» Work task: Repeat the whole listing exactly, leaving nothing out.

» Data for analysis:
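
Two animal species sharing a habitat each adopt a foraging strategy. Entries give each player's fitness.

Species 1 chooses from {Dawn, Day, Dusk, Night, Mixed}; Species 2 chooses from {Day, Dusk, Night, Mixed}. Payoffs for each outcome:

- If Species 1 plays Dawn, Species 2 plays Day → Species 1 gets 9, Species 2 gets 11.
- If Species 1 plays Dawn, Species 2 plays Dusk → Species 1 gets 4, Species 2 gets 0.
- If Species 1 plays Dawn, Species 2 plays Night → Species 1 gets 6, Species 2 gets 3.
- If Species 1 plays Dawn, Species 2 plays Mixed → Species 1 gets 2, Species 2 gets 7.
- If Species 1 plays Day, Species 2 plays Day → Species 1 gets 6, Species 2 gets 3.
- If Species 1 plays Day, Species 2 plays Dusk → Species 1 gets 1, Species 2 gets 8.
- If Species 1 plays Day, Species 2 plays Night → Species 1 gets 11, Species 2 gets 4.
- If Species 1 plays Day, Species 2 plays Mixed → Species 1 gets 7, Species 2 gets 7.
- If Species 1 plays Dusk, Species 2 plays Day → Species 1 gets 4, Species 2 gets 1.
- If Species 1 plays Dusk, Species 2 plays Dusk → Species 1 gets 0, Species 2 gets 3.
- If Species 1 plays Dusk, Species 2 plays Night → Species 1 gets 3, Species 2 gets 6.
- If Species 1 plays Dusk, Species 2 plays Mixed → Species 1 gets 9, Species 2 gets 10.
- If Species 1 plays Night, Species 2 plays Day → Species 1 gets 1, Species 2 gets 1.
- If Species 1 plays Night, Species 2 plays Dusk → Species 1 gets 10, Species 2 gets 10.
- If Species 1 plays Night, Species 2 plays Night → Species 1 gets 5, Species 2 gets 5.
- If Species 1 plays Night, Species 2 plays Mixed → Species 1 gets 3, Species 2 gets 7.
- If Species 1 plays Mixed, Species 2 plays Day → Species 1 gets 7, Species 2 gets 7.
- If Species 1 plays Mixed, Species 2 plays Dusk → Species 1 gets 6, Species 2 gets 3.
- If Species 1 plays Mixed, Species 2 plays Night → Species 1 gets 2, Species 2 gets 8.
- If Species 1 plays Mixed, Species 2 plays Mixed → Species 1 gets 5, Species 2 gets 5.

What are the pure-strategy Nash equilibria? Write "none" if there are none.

Species 1 against Day: payoffs 9, 6, 4, 1, 7 → best response Dawn.
Species 1 against Dusk: payoffs 4, 1, 0, 10, 6 → best response Night.
Species 1 against Night: payoffs 6, 11, 3, 5, 2 → best response Day.
Species 1 against Mixed: payoffs 2, 7, 9, 3, 5 → best response Dusk.
Species 2 against Dawn: payoffs 11, 0, 3, 7 → best response Day.
Species 2 against Day: payoffs 3, 8, 4, 7 → best response Dusk.
Species 2 against Dusk: payoffs 1, 3, 6, 10 → best response Mixed.
Species 2 against Night: payoffs 1, 10, 5, 7 → best response Dusk.
Species 2 against Mixed: payoffs 7, 3, 8, 5 → best response Night.
Mutual best responses: (Dawn, Day); (Dusk, Mixed); (Night, Dusk).

(Dawn, Day), (Dusk, Mixed), (Night, Dusk)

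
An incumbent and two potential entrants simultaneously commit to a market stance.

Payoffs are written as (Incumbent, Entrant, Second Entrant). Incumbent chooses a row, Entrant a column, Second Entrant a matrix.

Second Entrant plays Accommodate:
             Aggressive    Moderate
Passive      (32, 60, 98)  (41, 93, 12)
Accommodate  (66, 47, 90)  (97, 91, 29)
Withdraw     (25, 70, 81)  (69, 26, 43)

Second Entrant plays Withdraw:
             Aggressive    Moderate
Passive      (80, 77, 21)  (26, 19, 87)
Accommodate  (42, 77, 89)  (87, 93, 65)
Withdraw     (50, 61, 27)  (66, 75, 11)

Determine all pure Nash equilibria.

Incumbent against (Aggressive, Accommodate): payoffs 32, 66, 25 → best response Accommodate.
Incumbent against (Aggressive, Withdraw): payoffs 80, 42, 50 → best response Passive.
Incumbent against (Moderate, Accommodate): payoffs 41, 97, 69 → best response Accommodate.
Incumbent against (Moderate, Withdraw): payoffs 26, 87, 66 → best response Accommodate.
Entrant against (Passive, Accommodate): payoffs 60, 93 → best response Moderate.
Entrant against (Passive, Withdraw): payoffs 77, 19 → best response Aggressive.
Entrant against (Accommodate, Accommodate): payoffs 47, 91 → best response Moderate.
Entrant against (Accommodate, Withdraw): payoffs 77, 93 → best response Moderate.
Entrant against (Withdraw, Accommodate): payoffs 70, 26 → best response Aggressive.
Entrant against (Withdraw, Withdraw): payoffs 61, 75 → best response Moderate.
Second Entrant against (Passive, Aggressive): payoffs 98, 21 → best response Accommodate.
Second Entrant against (Passive, Moderate): payoffs 12, 87 → best response Withdraw.
Second Entrant against (Accommodate, Aggressive): payoffs 90, 89 → best response Accommodate.
Second Entrant against (Accommodate, Moderate): payoffs 29, 65 → best response Withdraw.
Second Entrant against (Withdraw, Aggressive): payoffs 81, 27 → best response Accommodate.
Second Entrant against (Withdraw, Moderate): payoffs 43, 11 → best response Accommodate.
Mutual best responses: (Accommodate, Moderate, Withdraw).

The unique pure-strategy Nash equilibrium is (Accommodate, Moderate, Withdraw).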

» Result:
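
Two animal species sharing a habitat each adopt a foraging strategy. Entries give each player's fitness.

Species 1 chooses from {Dawn, Day, Dusk, Night, Mixed}; Species 2 chooses from {Day, Dusk, Night, Mixed}. Payoffs for each outcome:

- If Species 1 plays Dawn, Species 2 plays Day → Species 1 gets 9, Species 2 gets 11.
- If Species 1 plays Dawn, Species 2 plays Dusk → Species 1 gets 4, Species 2 gets 0.
- If Species 1 plays Dawn, Species 2 plays Night → Species 1 gets 6, Species 2 gets 3.
- If Species 1 plays Dawn, Species 2 plays Mixed → Species 1 gets 2, Species 2 gets 7.
- If Species 1 plays Day, Species 2 plays Day → Species 1 gets 6, Species 2 gets 3.
- If Species 1 plays Day, Species 2 plays Dusk → Species 1 gets 1, Species 2 gets 8.
- If Species 1 plays Day, Species 2 plays Night → Species 1 gets 11, Species 2 gets 4.
- If Species 1 plays Day, Species 2 plays Mixed → Species 1 gets 7, Species 2 gets 7.
- If Species 1 plays Dusk, Species 2 plays Day → Species 1 gets 4, Species 2 gets 1.
- If Species 1 plays Dusk, Species 2 plays Dusk → Species 1 gets 0, Species 2 gets 3.
- If Species 1 plays Dusk, Species 2 plays Night → Species 1 gets 3, Species 2 gets 6.
- If Species 1 plays Dusk, Species 2 plays Mixed → Species 1 gets 9, Species 2 gets 10.
- If Species 1 plays Night, Species 2 plays Day → Species 1 gets 1, Species 2 gets 1.
- If Species 1 plays Night, Species 2 plays Dusk → Species 1 gets 10, Species 2 gets 10.
- If Species 1 plays Night, Species 2 plays Night → Species 1 gets 5, Species 2 gets 5.
- If Species 1 plays Night, Species 2 plays Mixed → Species 1 gets 3, Species 2 gets 7.
- If Species 1 plays Mixed, Species 2 plays Day → Species 1 gets 7, Species 2 gets 7.
- If Species 1 plays Mixed, Species 2 plays Dusk → Species 1 gets 6, Species 2 gets 3.
- If Species 1 plays Mixed, Species 2 plays Night → Species 1 gets 2, Species 2 gets 8.
- If Species 1 plays Mixed, Species 2 plays Mixed → Species 1 gets 5, Species 2 gets 5.

What are the pure-strategy Nash equilibria? Write "none" if there are none.

Species 1 against Day: payoffs 9, 6, 4, 1, 7 → best response Dawn.
Species 1 against Dusk: payoffs 4, 1, 0, 10, 6 → best response Night.
Species 1 against Night: payoffs 6, 11, 3, 5, 2 → best response Day.
Species 1 against Mixed: payoffs 2, 7, 9, 3, 5 → best response Dusk.
Species 2 against Dawn: payoffs 11, 0, 3, 7 → best response Day.
Species 2 against Day: payoffs 3, 8, 4, 7 → best response Dusk.
Species 2 against Dusk: payoffs 1, 3, 6, 10 → best response Mixed.
Species 2 against Night: payoffs 1, 10, 5, 7 → best response Dusk.
Species 2 against Mixed: payoffs 7, 3, 8, 5 → best response Night.
Mutual best responses: (Dawn, Day); (Dusk, Mixed); (Night, Dusk).

(Dawn, Day), (Dusk, Mixed), (Night, Dusk)

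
An incumbent and two potential entrants simultaneously commit to a market stance.

Payoffs are written as (Incumbent, Entrant, Second Entrant). Incumbent chooses a row, Entrant a column, Second Entrant a matrix.

Second Entrant plays Accommodate:
             Aggressive    Moderate
Passive      (32, 60, 98)  (41, 93, 12)
Accommodate  (66, 47, 90)  (97, 91, 29)
Withdraw     (25, 70, 81)  (69, 26, 43)

Second Entrant plays Withdraw:
             Aggressive    Moderate
Passive      (80, 77, 21)  (26, 19, 87)
Accommodate  (42, 77, 89)  (87, 93, 65)
Withdraw     (50, 61, 27)  (66, 75, 11)

Determine all pure Nash equilibria.

Incumbent against (Aggressive, Accommodate): payoffs 32, 66, 25 → best response Accommodate.
Incumbent against (Aggressive, Withdraw): payoffs 80, 42, 50 → best response Passive.
Incumbent against (Moderate, Accommodate): payoffs 41, 97, 69 → best response Accommodate.
Incumbent against (Moderate, Withdraw): payoffs 26, 87, 66 → best response Accommodate.
Entrant against (Passive, Accommodate): payoffs 60, 93 → best response Moderate.
Entrant against (Passive, Withdraw): payoffs 77, 19 → best response Aggressive.
Entrant against (Accommodate, Accommodate): payoffs 47, 91 → best response Moderate.
Entrant against (Accommodate, Withdraw): payoffs 77, 93 → best response Moderate.
Entrant against (Withdraw, Accommodate): payoffs 70, 26 → best response Aggressive.
Entrant against (Withdraw, Withdraw): payoffs 61, 75 → best response Moderate.
Second Entrant against (Passive, Aggressive): payoffs 98, 21 → best response Accommodate.
Second Entrant against (Passive, Moderate): payoffs 12, 87 → best response Withdraw.
Second Entrant against (Accommodate, Aggressive): payoffs 90, 89 → best response Accommodate.
Second Entrant against (Accommodate, Moderate): payoffs 29, 65 → best response Withdraw.
Second Entrant against (Withdraw, Aggressive): payoffs 81, 27 → best response Accommodate.
Second Entrant against (Withdraw, Moderate): payoffs 43, 11 → best response Accommodate.
Mutual best responses: (Accommodate, Moderate, Withdraw).

The unique pure-strategy Nash equilibrium is (Accommodate, Moderate, Withdraw).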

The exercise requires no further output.